Task to complete:
The answer must consist of the listing, reproduced exactly.
────────────────────
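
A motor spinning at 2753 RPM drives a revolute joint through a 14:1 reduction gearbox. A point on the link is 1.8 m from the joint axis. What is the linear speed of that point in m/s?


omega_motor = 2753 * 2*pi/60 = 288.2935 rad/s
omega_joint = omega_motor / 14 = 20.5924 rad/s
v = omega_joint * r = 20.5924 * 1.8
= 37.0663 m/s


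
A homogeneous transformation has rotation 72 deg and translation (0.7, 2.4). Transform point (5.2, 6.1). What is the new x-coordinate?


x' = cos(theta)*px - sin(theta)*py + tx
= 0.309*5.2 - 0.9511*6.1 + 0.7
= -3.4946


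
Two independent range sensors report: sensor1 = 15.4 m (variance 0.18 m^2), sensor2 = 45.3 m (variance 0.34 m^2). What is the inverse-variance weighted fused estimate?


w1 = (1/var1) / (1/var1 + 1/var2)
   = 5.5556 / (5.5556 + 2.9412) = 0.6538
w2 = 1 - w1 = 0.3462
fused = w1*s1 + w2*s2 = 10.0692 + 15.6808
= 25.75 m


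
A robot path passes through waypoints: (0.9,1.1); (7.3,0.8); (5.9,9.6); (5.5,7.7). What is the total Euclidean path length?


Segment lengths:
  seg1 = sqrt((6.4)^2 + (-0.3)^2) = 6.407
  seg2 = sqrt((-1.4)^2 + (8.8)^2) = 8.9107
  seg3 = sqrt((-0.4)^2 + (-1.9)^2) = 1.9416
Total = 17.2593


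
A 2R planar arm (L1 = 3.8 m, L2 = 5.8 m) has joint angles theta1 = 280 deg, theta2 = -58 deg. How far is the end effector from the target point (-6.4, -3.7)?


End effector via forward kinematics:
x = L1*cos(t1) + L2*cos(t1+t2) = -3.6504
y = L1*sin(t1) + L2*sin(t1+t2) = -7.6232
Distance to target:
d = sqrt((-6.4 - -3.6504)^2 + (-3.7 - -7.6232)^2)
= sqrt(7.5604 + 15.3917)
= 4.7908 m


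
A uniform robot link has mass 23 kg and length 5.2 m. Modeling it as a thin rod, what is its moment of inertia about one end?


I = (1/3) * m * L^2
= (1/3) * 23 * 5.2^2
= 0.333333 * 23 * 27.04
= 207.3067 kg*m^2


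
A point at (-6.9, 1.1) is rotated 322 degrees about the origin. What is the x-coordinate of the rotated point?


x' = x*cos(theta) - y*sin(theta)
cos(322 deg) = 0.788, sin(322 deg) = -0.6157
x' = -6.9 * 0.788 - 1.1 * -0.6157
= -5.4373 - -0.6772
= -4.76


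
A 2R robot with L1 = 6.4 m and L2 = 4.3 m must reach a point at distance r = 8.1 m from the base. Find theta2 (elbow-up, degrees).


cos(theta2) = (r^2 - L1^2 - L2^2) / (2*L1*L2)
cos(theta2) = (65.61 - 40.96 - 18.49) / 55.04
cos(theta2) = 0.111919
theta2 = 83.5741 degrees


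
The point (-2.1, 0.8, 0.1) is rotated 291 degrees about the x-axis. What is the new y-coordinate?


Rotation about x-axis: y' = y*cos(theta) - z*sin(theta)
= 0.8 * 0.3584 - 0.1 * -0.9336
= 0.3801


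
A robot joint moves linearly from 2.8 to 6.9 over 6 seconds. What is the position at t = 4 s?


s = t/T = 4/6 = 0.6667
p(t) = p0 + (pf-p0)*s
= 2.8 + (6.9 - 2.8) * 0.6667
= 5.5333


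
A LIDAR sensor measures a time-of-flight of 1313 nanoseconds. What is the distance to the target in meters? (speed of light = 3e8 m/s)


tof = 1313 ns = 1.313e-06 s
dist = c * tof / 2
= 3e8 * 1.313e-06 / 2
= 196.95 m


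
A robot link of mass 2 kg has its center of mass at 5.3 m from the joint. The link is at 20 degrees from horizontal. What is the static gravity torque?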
────────────────────
Written answer:
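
A motor spinning at 2753 RPM drives a revolute joint through a 14:1 reduction gearbox. A point on the link is 1.8 m from the joint axis. What is the linear speed of that point in m/s?


omega_motor = 2753 * 2*pi/60 = 288.2935 rad/s
omega_joint = omega_motor / 14 = 20.5924 rad/s
v = omega_joint * r = 20.5924 * 1.8
= 37.0663 m/s


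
A homogeneous transformation has rotation 72 deg and translation (0.7, 2.4). Transform point (5.2, 6.1). What is the new x-coordinate?


x' = cos(theta)*px - sin(theta)*py + tx
= 0.309*5.2 - 0.9511*6.1 + 0.7
= -3.4946


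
Two independent range sensors report: sensor1 = 15.4 m (variance 0.18 m^2), sensor2 = 45.3 m (variance 0.34 m^2). What is the inverse-variance weighted fused estimate?


w1 = (1/var1) / (1/var1 + 1/var2)
   = 5.5556 / (5.5556 + 2.9412) = 0.6538
w2 = 1 - w1 = 0.3462
fused = w1*s1 + w2*s2 = 10.0692 + 15.6808
= 25.75 m


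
A robot path passes through waypoints: (0.9,1.1); (7.3,0.8); (5.9,9.6); (5.5,7.7). What is the total Euclidean path length?


Segment lengths:
  seg1 = sqrt((6.4)^2 + (-0.3)^2) = 6.407
  seg2 = sqrt((-1.4)^2 + (8.8)^2) = 8.9107
  seg3 = sqrt((-0.4)^2 + (-1.9)^2) = 1.9416
Total = 17.2593


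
A 2R planar arm (L1 = 3.8 m, L2 = 5.8 m) has joint angles theta1 = 280 deg, theta2 = -58 deg. How far is the end effector from the target point (-6.4, -3.7)?


End effector via forward kinematics:
x = L1*cos(t1) + L2*cos(t1+t2) = -3.6504
y = L1*sin(t1) + L2*sin(t1+t2) = -7.6232
Distance to target:
d = sqrt((-6.4 - -3.6504)^2 + (-3.7 - -7.6232)^2)
= sqrt(7.5604 + 15.3917)
= 4.7908 m


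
A uniform robot link has mass 23 kg and length 5.2 m. Modeling it as a thin rod, what is its moment of inertia about one end?


I = (1/3) * m * L^2
= (1/3) * 23 * 5.2^2
= 0.333333 * 23 * 27.04
= 207.3067 kg*m^2


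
A point at (-6.9, 1.1) is rotated 322 degrees about the origin. What is the x-coordinate of the rotated point?


x' = x*cos(theta) - y*sin(theta)
cos(322 deg) = 0.788, sin(322 deg) = -0.6157
x' = -6.9 * 0.788 - 1.1 * -0.6157
= -5.4373 - -0.6772
= -4.76


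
A 2R robot with L1 = 6.4 m and L2 = 4.3 m must reach a point at distance r = 8.1 m from the base. Find theta2 (elbow-up, degrees).


cos(theta2) = (r^2 - L1^2 - L2^2) / (2*L1*L2)
cos(theta2) = (65.61 - 40.96 - 18.49) / 55.04
cos(theta2) = 0.111919
theta2 = 83.5741 degrees


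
The point (-2.1, 0.8, 0.1) is rotated 291 degrees about the x-axis. What is the new y-coordinate?


Rotation about x-axis: y' = y*cos(theta) - z*sin(theta)
= 0.8 * 0.3584 - 0.1 * -0.9336
= 0.3801


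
A robot joint moves linearly from 2.8 to 6.9 over 6 seconds. What is the position at t = 4 s?


s = t/T = 4/6 = 0.6667
p(t) = p0 + (pf-p0)*s
= 2.8 + (6.9 - 2.8) * 0.6667
= 5.5333


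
A LIDAR sensor measures a time-of-flight of 1313 nanoseconds. What is the distance to the target in meters? (speed of light = 3e8 m/s)


tof = 1313 ns = 1.313e-06 s
dist = c * tof / 2
= 3e8 * 1.313e-06 / 2
= 196.95 m


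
A robot link of mass 2 kg has its center of mass at 5.3 m from the joint. The link is at 20 degrees from horizontal. What is the static gravity torque?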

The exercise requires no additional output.